YOUR GOAL
Set down exactly the lines in the records below that run from the line with "Calculate the torque at a joint. Muscle force = 150" to the line with "Calculate the Body", inclusive, and nothing more.

**** PROVIDED DATA

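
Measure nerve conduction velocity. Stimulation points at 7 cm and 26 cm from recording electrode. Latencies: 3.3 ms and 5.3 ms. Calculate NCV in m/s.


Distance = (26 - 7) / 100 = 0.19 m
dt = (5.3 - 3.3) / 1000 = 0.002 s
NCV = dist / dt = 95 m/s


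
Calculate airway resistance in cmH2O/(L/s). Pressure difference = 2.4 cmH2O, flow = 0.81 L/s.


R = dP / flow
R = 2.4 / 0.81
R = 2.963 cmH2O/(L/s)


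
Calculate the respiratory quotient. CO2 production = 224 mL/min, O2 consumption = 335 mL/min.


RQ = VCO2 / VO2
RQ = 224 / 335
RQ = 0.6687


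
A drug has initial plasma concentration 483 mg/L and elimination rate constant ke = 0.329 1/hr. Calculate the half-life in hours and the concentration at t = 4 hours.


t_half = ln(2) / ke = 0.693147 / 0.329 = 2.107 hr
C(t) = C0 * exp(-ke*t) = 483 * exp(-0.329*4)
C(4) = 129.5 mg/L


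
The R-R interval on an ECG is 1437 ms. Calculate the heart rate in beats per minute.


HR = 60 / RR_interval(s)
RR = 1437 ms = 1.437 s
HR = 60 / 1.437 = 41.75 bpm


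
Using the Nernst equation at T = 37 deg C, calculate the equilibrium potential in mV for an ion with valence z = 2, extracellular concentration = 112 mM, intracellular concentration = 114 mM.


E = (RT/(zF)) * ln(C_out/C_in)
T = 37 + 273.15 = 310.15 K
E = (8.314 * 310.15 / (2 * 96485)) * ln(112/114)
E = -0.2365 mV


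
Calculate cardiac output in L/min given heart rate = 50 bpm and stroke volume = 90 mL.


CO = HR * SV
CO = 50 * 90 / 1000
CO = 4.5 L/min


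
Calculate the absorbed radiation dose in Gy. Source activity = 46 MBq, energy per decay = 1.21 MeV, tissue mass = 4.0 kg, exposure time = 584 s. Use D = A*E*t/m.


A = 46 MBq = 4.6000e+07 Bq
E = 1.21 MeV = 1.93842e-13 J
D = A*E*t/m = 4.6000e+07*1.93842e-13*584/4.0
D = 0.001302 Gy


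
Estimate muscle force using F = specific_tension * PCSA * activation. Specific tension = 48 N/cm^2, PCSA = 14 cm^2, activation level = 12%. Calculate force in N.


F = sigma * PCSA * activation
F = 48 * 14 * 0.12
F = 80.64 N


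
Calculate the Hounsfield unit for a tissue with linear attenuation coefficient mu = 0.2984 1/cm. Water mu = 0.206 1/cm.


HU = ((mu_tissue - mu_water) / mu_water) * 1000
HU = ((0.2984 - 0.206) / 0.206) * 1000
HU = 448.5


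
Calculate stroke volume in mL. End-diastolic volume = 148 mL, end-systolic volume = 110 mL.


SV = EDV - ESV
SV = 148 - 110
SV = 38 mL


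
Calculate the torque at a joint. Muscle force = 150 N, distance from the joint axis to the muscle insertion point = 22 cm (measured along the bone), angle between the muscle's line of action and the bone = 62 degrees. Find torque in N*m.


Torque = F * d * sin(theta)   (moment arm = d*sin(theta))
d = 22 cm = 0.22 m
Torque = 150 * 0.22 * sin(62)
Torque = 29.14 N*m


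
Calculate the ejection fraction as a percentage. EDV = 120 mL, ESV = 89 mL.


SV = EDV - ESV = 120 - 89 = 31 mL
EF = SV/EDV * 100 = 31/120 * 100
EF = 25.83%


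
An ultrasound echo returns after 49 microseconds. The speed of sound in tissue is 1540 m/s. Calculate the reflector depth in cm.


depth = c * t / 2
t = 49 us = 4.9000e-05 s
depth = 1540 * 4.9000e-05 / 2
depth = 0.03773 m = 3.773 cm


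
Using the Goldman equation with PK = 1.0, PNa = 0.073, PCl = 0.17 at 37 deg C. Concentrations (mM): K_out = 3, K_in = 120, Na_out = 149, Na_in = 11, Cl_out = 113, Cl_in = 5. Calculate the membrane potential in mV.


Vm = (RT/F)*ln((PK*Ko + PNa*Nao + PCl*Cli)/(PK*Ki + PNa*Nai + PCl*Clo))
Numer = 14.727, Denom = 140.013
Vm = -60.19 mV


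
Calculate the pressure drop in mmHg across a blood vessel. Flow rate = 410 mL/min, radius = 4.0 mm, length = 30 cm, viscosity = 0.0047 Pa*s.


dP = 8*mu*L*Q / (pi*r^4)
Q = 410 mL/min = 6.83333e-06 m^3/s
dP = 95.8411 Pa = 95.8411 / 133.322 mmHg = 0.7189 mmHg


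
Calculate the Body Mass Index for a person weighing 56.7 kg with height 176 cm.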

********
**** PROVIDED DATA

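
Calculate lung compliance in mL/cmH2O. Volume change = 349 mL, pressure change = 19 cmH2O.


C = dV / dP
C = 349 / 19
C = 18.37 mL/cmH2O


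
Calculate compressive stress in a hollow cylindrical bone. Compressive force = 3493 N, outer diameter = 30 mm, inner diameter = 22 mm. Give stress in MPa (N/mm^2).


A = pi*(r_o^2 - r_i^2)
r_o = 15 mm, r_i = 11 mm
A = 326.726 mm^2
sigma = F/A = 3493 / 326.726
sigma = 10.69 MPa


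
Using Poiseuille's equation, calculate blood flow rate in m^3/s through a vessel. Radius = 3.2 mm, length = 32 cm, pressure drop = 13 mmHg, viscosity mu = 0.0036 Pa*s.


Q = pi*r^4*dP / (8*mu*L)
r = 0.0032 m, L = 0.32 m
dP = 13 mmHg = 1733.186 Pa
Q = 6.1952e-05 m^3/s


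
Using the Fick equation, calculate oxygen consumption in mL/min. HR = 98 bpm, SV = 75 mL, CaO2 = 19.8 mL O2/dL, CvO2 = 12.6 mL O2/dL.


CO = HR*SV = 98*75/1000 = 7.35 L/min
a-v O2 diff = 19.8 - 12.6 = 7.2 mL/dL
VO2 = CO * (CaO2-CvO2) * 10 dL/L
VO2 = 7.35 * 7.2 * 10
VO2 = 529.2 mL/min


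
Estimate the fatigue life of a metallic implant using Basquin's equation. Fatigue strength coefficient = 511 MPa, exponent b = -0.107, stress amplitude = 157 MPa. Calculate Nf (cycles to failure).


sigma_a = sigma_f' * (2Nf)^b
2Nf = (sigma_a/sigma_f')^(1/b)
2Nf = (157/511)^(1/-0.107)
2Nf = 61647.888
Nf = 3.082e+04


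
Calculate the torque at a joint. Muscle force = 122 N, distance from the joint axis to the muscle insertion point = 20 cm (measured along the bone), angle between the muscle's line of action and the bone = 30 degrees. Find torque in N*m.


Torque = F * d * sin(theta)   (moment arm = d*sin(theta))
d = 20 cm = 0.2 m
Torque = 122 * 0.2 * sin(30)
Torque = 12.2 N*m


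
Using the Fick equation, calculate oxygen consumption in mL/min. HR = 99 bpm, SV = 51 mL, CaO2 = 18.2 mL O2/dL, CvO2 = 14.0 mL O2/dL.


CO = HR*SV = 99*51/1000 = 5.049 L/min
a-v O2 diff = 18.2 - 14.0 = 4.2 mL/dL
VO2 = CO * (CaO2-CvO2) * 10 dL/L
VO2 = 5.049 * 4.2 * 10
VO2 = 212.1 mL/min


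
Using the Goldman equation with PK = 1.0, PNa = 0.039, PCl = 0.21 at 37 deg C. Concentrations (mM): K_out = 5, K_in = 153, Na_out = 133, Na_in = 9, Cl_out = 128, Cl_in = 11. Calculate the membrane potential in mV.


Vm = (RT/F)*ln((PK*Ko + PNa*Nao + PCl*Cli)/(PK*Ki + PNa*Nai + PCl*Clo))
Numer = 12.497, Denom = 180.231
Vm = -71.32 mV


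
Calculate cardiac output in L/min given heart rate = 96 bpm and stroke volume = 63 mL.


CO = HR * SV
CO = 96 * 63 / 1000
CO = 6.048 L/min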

********

EXERCISE RESPONSE
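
Calculate the torque at a joint. Muscle force = 150 N, distance from the joint axis to the muscle insertion point = 22 cm (measured along the bone), angle between the muscle's line of action and the bone = 62 degrees. Find torque in N*m.


Torque = F * d * sin(theta)   (moment arm = d*sin(theta))
d = 22 cm = 0.22 m
Torque = 150 * 0.22 * sin(62)
Torque = 29.14 N*m


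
Calculate the ejection fraction as a percentage. EDV = 120 mL, ESV = 89 mL.


SV = EDV - ESV = 120 - 89 = 31 mL
EF = SV/EDV * 100 = 31/120 * 100
EF = 25.83%


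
An ultrasound echo returns after 49 microseconds. The speed of sound in tissue is 1540 m/s. Calculate the reflector depth in cm.


depth = c * t / 2
t = 49 us = 4.9000e-05 s
depth = 1540 * 4.9000e-05 / 2
depth = 0.03773 m = 3.773 cm


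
Using the Goldman equation with PK = 1.0, PNa = 0.073, PCl = 0.17 at 37 deg C. Concentrations (mM): K_out = 3, K_in = 120, Na_out = 149, Na_in = 11, Cl_out = 113, Cl_in = 5. Calculate the membrane potential in mV.


Vm = (RT/F)*ln((PK*Ko + PNa*Nao + PCl*Cli)/(PK*Ki + PNa*Nai + PCl*Clo))
Numer = 14.727, Denom = 140.013
Vm = -60.19 mV


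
Calculate the pressure drop in mmHg across a blood vessel. Flow rate = 410 mL/min, radius = 4.0 mm, length = 30 cm, viscosity = 0.0047 Pa*s.


dP = 8*mu*L*Q / (pi*r^4)
Q = 410 mL/min = 6.83333e-06 m^3/s
dP = 95.8411 Pa = 95.8411 / 133.322 mmHg = 0.7189 mmHg


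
Calculate the Body Mass Index for a person weighing 56.7 kg with height 176 cm.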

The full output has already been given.